__Directions__
Each line from the line containing "Water absorption: dry" through the last line of the entries is to be reproduced exactly as it stands.

[Stored data]
= Beginning of Section =
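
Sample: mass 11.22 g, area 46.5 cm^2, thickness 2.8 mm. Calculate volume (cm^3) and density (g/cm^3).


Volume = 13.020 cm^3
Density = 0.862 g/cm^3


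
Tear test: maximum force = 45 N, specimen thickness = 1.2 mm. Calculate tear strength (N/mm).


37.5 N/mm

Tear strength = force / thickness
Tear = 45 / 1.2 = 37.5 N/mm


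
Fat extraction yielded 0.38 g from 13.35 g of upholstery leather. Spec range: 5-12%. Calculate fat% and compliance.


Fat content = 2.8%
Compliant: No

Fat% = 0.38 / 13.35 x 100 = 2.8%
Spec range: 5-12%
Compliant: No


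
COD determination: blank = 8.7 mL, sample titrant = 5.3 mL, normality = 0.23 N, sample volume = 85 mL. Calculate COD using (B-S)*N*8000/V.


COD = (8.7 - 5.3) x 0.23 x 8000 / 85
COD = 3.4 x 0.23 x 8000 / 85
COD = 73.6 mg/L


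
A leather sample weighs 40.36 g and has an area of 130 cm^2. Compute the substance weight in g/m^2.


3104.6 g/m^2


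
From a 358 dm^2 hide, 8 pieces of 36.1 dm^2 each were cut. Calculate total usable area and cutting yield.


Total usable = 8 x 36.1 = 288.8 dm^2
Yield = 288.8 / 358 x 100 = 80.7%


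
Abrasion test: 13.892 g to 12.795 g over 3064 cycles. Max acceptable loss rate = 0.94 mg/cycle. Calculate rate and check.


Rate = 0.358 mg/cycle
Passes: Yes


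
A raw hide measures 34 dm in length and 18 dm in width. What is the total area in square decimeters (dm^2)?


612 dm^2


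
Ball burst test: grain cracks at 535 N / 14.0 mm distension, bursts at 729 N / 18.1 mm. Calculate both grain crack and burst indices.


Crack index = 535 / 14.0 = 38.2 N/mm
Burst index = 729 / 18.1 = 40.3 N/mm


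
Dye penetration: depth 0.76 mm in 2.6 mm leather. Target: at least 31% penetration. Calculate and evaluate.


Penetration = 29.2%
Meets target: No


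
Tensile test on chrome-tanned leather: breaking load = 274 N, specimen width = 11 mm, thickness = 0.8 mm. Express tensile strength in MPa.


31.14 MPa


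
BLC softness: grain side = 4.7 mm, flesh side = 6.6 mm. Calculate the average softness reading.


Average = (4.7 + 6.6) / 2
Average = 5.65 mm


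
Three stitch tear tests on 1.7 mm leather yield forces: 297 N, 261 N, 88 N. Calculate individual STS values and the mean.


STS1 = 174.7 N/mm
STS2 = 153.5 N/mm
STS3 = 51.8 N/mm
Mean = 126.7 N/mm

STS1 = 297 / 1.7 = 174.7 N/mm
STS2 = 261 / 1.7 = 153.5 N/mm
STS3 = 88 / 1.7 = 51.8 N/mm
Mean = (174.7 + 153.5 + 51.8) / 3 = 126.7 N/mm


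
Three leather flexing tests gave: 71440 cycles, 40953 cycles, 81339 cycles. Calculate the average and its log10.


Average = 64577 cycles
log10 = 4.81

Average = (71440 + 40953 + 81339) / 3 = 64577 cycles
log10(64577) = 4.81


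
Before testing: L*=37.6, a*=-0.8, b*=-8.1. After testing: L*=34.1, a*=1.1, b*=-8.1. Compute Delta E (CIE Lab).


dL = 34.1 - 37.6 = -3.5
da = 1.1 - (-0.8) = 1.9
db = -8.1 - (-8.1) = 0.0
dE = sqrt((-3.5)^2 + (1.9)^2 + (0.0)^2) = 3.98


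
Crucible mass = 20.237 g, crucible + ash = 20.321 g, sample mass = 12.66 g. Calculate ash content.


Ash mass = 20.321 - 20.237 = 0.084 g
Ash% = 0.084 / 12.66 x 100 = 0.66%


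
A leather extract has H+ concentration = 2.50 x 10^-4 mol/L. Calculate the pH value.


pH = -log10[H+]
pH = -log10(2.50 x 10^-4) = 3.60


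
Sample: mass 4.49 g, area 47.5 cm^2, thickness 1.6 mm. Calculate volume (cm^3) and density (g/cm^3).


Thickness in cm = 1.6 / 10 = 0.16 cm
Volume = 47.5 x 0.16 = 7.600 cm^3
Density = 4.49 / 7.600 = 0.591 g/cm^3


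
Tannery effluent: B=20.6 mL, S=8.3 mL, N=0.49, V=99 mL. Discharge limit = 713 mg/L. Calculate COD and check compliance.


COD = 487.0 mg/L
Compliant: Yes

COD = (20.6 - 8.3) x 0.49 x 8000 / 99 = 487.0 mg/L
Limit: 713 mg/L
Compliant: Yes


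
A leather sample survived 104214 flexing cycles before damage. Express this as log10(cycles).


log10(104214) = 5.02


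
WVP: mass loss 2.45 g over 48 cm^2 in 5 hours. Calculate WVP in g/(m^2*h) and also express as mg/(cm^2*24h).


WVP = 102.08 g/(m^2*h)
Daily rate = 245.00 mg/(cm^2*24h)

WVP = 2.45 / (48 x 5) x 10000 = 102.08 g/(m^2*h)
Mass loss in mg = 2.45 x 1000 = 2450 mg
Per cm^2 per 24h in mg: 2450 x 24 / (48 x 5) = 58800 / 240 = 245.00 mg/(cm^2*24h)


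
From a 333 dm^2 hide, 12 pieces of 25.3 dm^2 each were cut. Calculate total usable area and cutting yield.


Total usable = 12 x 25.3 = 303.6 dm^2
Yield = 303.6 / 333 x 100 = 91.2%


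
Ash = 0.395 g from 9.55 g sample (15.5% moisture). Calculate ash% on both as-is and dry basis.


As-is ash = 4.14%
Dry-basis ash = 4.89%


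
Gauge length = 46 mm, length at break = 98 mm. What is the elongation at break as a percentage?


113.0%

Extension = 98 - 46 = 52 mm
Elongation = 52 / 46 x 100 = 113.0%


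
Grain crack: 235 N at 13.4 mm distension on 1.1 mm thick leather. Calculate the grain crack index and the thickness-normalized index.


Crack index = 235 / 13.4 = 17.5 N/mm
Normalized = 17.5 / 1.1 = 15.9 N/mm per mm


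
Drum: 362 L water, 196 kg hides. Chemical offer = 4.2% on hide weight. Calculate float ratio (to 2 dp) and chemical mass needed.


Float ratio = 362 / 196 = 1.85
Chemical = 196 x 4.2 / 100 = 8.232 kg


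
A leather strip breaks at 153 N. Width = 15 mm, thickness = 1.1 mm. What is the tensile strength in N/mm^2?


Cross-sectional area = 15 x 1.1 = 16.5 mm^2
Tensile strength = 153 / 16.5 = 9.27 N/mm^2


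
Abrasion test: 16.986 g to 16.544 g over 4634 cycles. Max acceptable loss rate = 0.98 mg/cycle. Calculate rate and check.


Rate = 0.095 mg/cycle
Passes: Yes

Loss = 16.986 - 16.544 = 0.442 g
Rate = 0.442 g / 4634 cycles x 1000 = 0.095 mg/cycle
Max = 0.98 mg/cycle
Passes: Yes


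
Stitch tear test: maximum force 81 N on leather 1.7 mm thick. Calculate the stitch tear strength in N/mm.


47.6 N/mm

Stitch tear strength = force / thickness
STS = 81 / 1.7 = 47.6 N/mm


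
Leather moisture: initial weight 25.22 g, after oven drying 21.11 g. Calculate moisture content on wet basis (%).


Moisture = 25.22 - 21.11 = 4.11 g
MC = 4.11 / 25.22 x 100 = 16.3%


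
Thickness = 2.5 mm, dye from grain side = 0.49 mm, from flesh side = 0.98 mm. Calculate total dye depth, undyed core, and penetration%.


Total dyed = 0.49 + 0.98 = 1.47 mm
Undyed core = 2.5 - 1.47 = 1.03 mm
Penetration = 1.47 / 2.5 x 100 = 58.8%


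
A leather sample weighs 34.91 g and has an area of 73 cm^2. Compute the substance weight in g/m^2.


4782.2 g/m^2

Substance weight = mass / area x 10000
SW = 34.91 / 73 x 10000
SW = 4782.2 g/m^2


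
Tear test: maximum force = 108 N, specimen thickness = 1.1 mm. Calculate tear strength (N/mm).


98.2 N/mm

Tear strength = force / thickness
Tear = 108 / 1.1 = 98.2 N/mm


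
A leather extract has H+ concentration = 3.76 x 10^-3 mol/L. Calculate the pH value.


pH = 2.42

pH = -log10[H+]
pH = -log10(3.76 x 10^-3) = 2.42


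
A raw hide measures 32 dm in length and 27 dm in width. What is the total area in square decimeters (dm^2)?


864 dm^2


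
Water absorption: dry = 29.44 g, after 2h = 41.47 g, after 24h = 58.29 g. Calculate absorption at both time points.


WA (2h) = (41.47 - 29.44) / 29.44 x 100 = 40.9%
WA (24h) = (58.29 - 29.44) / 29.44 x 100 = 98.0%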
= End of Section =
__Solution to this exercise__
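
Water absorption: dry = 29.44 g, after 2h = 41.47 g, after 24h = 58.29 g. Calculate absorption at both time points.


WA (2h) = (41.47 - 29.44) / 29.44 x 100 = 40.9%
WA (24h) = (58.29 - 29.44) / 29.44 x 100 = 98.0%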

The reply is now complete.